*Extracted records:*
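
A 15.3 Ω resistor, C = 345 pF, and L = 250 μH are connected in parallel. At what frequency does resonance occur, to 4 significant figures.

541.9 kHz

ω₀ = 1/√(LC) = 1/√(0.00025 × 3.45e-10) = 3.405e+06 rad/s
f₀ = ω₀/(2π) = 541.9 kHz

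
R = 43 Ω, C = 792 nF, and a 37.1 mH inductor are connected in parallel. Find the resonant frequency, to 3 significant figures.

ω₀ = 1/√(LC) = 1/√(0.0371 × 7.92e-07) = 5834 rad/s
f₀ = ω₀/(2π) = 928 Hz

928 Hz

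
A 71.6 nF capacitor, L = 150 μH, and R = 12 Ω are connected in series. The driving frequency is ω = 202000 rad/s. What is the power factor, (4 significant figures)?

0.2952

X_L = ωL = 30.30 Ω
X_C = 1/(ωC) = 69.14 Ω
Net reactance X = X_L − X_C = -38.84 Ω
Z = 12.00 − j38.84 Ω
|Z| = √(12.00² + 38.84²) = 40.65 Ω
∠Z = arctan(-38.84/12.00) = -72.83°
cos φ = cos(-72.83°) = 0.2952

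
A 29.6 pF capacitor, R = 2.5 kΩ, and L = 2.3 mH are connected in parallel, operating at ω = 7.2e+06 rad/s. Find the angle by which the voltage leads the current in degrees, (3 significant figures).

X_L = ωL = 16600 Ω
X_C = 1/(ωC) = 4690 Ω
Parallel: admittances add. Y = 1/R + 1/(jωL) + jωC
Y = (0.000400 + j0.000153) S
|Y| = 0.000428 S → |Z| = 1/|Y| = 2340 Ω, ∠Z = −∠Y = -20.9°

-20.9°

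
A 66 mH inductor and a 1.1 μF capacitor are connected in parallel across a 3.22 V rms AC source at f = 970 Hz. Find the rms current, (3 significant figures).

ω = 2πf = 6095 rad/s
X_L = ωL = 402 Ω
X_C = 1/(ωC) = 149 Ω
Parallel: admittances add. Y = 1/(jωL) + jωC
Y = (0 + j0.00422) S
|Y| = 0.00422 S → |Z| = 1/|Y| = 237 Ω, ∠Z = −∠Y = -90.0°
I = V/|Z| = 3.22/237 = 13.6 mA

13.6 mA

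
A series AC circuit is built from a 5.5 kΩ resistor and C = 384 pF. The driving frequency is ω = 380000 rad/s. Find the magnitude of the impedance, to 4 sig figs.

8787 Ω

X_C = 1/(ωC) = 6853 Ω
Z = 5500 − j6853 Ω
|Z| = √(5500² + 6853²) = 8787 Ω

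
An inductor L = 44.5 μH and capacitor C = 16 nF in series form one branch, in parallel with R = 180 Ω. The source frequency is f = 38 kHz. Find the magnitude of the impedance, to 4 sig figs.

ω = 2πf = 238800 rad/s
X_L = ωL = 10.62 Ω
X_C = 1/(ωC) = 261.8 Ω
Branch 1: Z₁ = R = 180.0 Ω
Branch 2 (series LC): Z₂ = j(X_L − X_C) = −j251.1 Ω
Parallel: Z = Z₁Z₂/(Z₁+Z₂), |Z| = 146.3 Ω, ∠Z = -35.63°

146.3 Ω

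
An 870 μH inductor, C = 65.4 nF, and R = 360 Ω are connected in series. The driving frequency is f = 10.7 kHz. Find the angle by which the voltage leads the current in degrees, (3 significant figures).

ω = 2πf = 67230 rad/s
X_L = ωL = 58.5 Ω
X_C = 1/(ωC) = 227 Ω
Net reactance X = X_L − X_C = -169 Ω
Z = 360 − j169 Ω
|Z| = √(360² + 169²) = 398 Ω
∠Z = arctan(-169/360) = -25.1°

-25.1°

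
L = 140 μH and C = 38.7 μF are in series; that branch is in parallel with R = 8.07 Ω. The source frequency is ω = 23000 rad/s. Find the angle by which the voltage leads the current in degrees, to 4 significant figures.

75.44°

X_L = ωL = 3.220 Ω
X_C = 1/(ωC) = 1.123 Ω
Branch 1: Z₁ = R = 8.070 Ω
Branch 2 (series LC): Z₂ = j(X_L − X_C) = j2.097 Ω
Parallel: Z = Z₁Z₂/(Z₁+Z₂), |Z| = 2.029 Ω, ∠Z = 75.44°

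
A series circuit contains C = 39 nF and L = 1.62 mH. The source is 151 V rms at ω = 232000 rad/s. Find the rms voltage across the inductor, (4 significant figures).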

*Work item:* Reproduce the data. Keep it exact.

*Your response:*
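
A 15.3 Ω resistor, C = 345 pF, and L = 250 μH are connected in parallel. At what frequency does resonance occur, to 4 significant figures.

541.9 kHz

ω₀ = 1/√(LC) = 1/√(0.00025 × 3.45e-10) = 3.405e+06 rad/s
f₀ = ω₀/(2π) = 541.9 kHz

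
R = 43 Ω, C = 792 nF, and a 37.1 mH inductor are connected in parallel. Find the resonant frequency, to 3 significant figures.

ω₀ = 1/√(LC) = 1/√(0.0371 × 7.92e-07) = 5834 rad/s
f₀ = ω₀/(2π) = 928 Hz

928 Hz

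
A 71.6 nF capacitor, L = 150 μH, and R = 12 Ω are connected in series. The driving frequency is ω = 202000 rad/s. What is the power factor, (4 significant figures)?

0.2952

X_L = ωL = 30.30 Ω
X_C = 1/(ωC) = 69.14 Ω
Net reactance X = X_L − X_C = -38.84 Ω
Z = 12.00 − j38.84 Ω
|Z| = √(12.00² + 38.84²) = 40.65 Ω
∠Z = arctan(-38.84/12.00) = -72.83°
cos φ = cos(-72.83°) = 0.2952

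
A 29.6 pF capacitor, R = 2.5 kΩ, and L = 2.3 mH are connected in parallel, operating at ω = 7.2e+06 rad/s. Find the angle by which the voltage leads the current in degrees, (3 significant figures).

X_L = ωL = 16600 Ω
X_C = 1/(ωC) = 4690 Ω
Parallel: admittances add. Y = 1/R + 1/(jωL) + jωC
Y = (0.000400 + j0.000153) S
|Y| = 0.000428 S → |Z| = 1/|Y| = 2340 Ω, ∠Z = −∠Y = -20.9°

-20.9°

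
A 66 mH inductor and a 1.1 μF capacitor are connected in parallel across a 3.22 V rms AC source at f = 970 Hz. Find the rms current, (3 significant figures).

ω = 2πf = 6095 rad/s
X_L = ωL = 402 Ω
X_C = 1/(ωC) = 149 Ω
Parallel: admittances add. Y = 1/(jωL) + jωC
Y = (0 + j0.00422) S
|Y| = 0.00422 S → |Z| = 1/|Y| = 237 Ω, ∠Z = −∠Y = -90.0°
I = V/|Z| = 3.22/237 = 13.6 mA

13.6 mA

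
A series AC circuit is built from a 5.5 kΩ resistor and C = 384 pF. The driving frequency is ω = 380000 rad/s. Find the magnitude of the impedance, to 4 sig figs.

8787 Ω

X_C = 1/(ωC) = 6853 Ω
Z = 5500 − j6853 Ω
|Z| = √(5500² + 6853²) = 8787 Ω

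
An inductor L = 44.5 μH and capacitor C = 16 nF in series form one branch, in parallel with R = 180 Ω. The source frequency is f = 38 kHz. Find the magnitude of the impedance, to 4 sig figs.

ω = 2πf = 238800 rad/s
X_L = ωL = 10.62 Ω
X_C = 1/(ωC) = 261.8 Ω
Branch 1: Z₁ = R = 180.0 Ω
Branch 2 (series LC): Z₂ = j(X_L − X_C) = −j251.1 Ω
Parallel: Z = Z₁Z₂/(Z₁+Z₂), |Z| = 146.3 Ω, ∠Z = -35.63°

146.3 Ω

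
An 870 μH inductor, C = 65.4 nF, and R = 360 Ω are connected in series. The driving frequency is f = 10.7 kHz. Find the angle by which the voltage leads the current in degrees, (3 significant figures).

ω = 2πf = 67230 rad/s
X_L = ωL = 58.5 Ω
X_C = 1/(ωC) = 227 Ω
Net reactance X = X_L − X_C = -169 Ω
Z = 360 − j169 Ω
|Z| = √(360² + 169²) = 398 Ω
∠Z = arctan(-169/360) = -25.1°

-25.1°

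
L = 140 μH and C = 38.7 μF are in series; that branch is in parallel with R = 8.07 Ω. The source frequency is ω = 23000 rad/s. Find the angle by which the voltage leads the current in degrees, to 4 significant figures.

75.44°

X_L = ωL = 3.220 Ω
X_C = 1/(ωC) = 1.123 Ω
Branch 1: Z₁ = R = 8.070 Ω
Branch 2 (series LC): Z₂ = j(X_L − X_C) = j2.097 Ω
Parallel: Z = Z₁Z₂/(Z₁+Z₂), |Z| = 2.029 Ω, ∠Z = 75.44°

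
A series circuit contains C = 39 nF and L = 1.62 mH. The source is 151 V rms at ω = 232000 rad/s. Find the rms voltage across the inductor, (4 significant figures).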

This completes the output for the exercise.